## Stored data

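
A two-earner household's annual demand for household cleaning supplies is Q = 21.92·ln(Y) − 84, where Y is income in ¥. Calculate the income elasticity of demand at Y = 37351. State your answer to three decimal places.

At Y = 37351: Q = 146.776.
dQ/dY = 21.92/Y = 0.000586865 at this income.
η = (dQ/dY)·(Y/Q) = 0.000586865 × (37351/146.776) = 0.149.

0.149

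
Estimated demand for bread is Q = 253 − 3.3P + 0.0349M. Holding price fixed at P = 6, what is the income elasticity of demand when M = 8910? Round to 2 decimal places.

At P = 6, M = 8910: Q = 544.159.
Holding P constant, ∂Q/∂M = 0.0349.
η_M = (∂Q/∂M)·(M/Q) = 0.0349 × (8910/544.159) = 0.57.

0.57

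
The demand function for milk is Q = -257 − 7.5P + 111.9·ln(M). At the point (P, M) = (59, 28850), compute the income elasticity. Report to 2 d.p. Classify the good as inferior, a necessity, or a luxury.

0.25 (necessity)

At P = 59, M = 28850: Q = 449.698.
Holding P constant, ∂Q/∂M = 111.9/M = 0.00387868.
η_M = (∂Q/∂M)·(M/Q) = 0.00387868 × (28850/449.698) = 0.25.
Since 0 < η < 1, this is a necessity.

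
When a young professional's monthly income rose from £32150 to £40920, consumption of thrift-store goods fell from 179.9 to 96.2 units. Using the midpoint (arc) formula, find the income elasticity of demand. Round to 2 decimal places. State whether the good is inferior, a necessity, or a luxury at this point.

-2.53 (inferior good)

ΔQ = 96.2 − 179.9 = -83.7; midpoint Q̄ = (179.9 + 96.2)/2 = 138.05.
ΔI = 40920 − 32150 = 8770; midpoint Ī = (32150 + 40920)/2 = 36535.
η = (ΔQ/Q̄) ÷ (ΔI/Ī) = (-83.7/138.05) ÷ (8770/36535) = -2.53.
η < 0 ⇒ inferior good.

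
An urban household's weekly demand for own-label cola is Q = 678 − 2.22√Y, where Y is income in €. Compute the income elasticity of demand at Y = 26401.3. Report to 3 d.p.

At Y = 26401.3: Q = 317.284.
dQ/dY = -2.22/(2√Y) = -0.00683141 at this income.
η = (dQ/dY)·(Y/Q) = -0.00683141 × (26401.3/317.284) = -0.568.

-0.568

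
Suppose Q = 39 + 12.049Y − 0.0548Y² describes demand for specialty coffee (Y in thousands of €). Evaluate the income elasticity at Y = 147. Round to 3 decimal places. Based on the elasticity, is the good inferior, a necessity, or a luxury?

-0.954 (inferior good)

At Y = 147: Q = 626.0298.
dQ/dY = 12.049 − 0.1096Y = -4.06220.
η = (dQ/dY)·(Y/Q) = -4.06220 × (147/626.0298) = -0.954.
η < 0 ⇒ inferior good.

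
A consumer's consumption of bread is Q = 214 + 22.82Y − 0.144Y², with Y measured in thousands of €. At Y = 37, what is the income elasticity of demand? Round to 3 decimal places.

0.523

At Y = 37: Q = 861.2040.
dQ/dY = 22.82 − 0.288Y = 12.16400.
η = (dQ/dY)·(Y/Q) = 12.16400 × (37/861.2040) = 0.523.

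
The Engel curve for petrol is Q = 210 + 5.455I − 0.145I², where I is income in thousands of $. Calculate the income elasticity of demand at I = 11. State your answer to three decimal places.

At I = 11: Q = 252.4600.
dQ/dI = 5.455 − 0.29I = 2.26500.
η = (dQ/dI)·(I/Q) = 2.26500 × (11/252.4600) = 0.099.

0.099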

## Exercise details
The complete listing is to be repeated exactly.

## Problem solution
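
A two-earner household's annual demand for household cleaning supplies is Q = 21.92·ln(Y) − 84, where Y is income in ¥. Calculate the income elasticity of demand at Y = 37351. State your answer to three decimal places.

At Y = 37351: Q = 146.776.
dQ/dY = 21.92/Y = 0.000586865 at this income.
η = (dQ/dY)·(Y/Q) = 0.000586865 × (37351/146.776) = 0.149.

0.149

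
Estimated demand for bread is Q = 253 − 3.3P + 0.0349M. Holding price fixed at P = 6, what is the income elasticity of demand when M = 8910? Round to 2 decimal places.

At P = 6, M = 8910: Q = 544.159.
Holding P constant, ∂Q/∂M = 0.0349.
η_M = (∂Q/∂M)·(M/Q) = 0.0349 × (8910/544.159) = 0.57.

0.57

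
The demand function for milk is Q = -257 − 7.5P + 111.9·ln(M). At the point (P, M) = (59, 28850), compute the income elasticity. Report to 2 d.p. Classify the good as inferior, a necessity, or a luxury.

0.25 (necessity)

At P = 59, M = 28850: Q = 449.698.
Holding P constant, ∂Q/∂M = 111.9/M = 0.00387868.
η_M = (∂Q/∂M)·(M/Q) = 0.00387868 × (28850/449.698) = 0.25.
Since 0 < η < 1, this is a necessity.

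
When a young professional's monthly income rose from £32150 to £40920, consumption of thrift-store goods fell from 179.9 to 96.2 units. Using the midpoint (arc) formula, find the income elasticity of demand. Round to 2 decimal places. State whether the good is inferior, a necessity, or a luxury at this point.

-2.53 (inferior good)

ΔQ = 96.2 − 179.9 = -83.7; midpoint Q̄ = (179.9 + 96.2)/2 = 138.05.
ΔI = 40920 − 32150 = 8770; midpoint Ī = (32150 + 40920)/2 = 36535.
η = (ΔQ/Q̄) ÷ (ΔI/Ī) = (-83.7/138.05) ÷ (8770/36535) = -2.53.
η < 0 ⇒ inferior good.

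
An urban household's weekly demand for own-label cola is Q = 678 − 2.22√Y, where Y is income in €. Compute the income elasticity of demand at Y = 26401.3. Report to 3 d.p.

At Y = 26401.3: Q = 317.284.
dQ/dY = -2.22/(2√Y) = -0.00683141 at this income.
η = (dQ/dY)·(Y/Q) = -0.00683141 × (26401.3/317.284) = -0.568.

-0.568

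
Suppose Q = 39 + 12.049Y − 0.0548Y² describes demand for specialty coffee (Y in thousands of €). Evaluate the income elasticity at Y = 147. Round to 3 decimal places. Based on the elasticity, is the good inferior, a necessity, or a luxury?

-0.954 (inferior good)

At Y = 147: Q = 626.0298.
dQ/dY = 12.049 − 0.1096Y = -4.06220.
η = (dQ/dY)·(Y/Q) = -4.06220 × (147/626.0298) = -0.954.
η < 0 ⇒ inferior good.

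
A consumer's consumption of bread is Q = 214 + 22.82Y − 0.144Y², with Y measured in thousands of €. At Y = 37, what is the income elasticity of demand? Round to 3 decimal places.

0.523

At Y = 37: Q = 861.2040.
dQ/dY = 22.82 − 0.288Y = 12.16400.
η = (dQ/dY)·(Y/Q) = 12.16400 × (37/861.2040) = 0.523.

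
The Engel curve for petrol is Q = 210 + 5.455I − 0.145I², where I is income in thousands of $. Calculate the income elasticity of demand at I = 11. State your answer to three decimal places.

At I = 11: Q = 252.4600.
dQ/dI = 5.455 − 0.29I = 2.26500.
η = (dQ/dI)·(I/Q) = 2.26500 × (11/252.4600) = 0.099.

0.099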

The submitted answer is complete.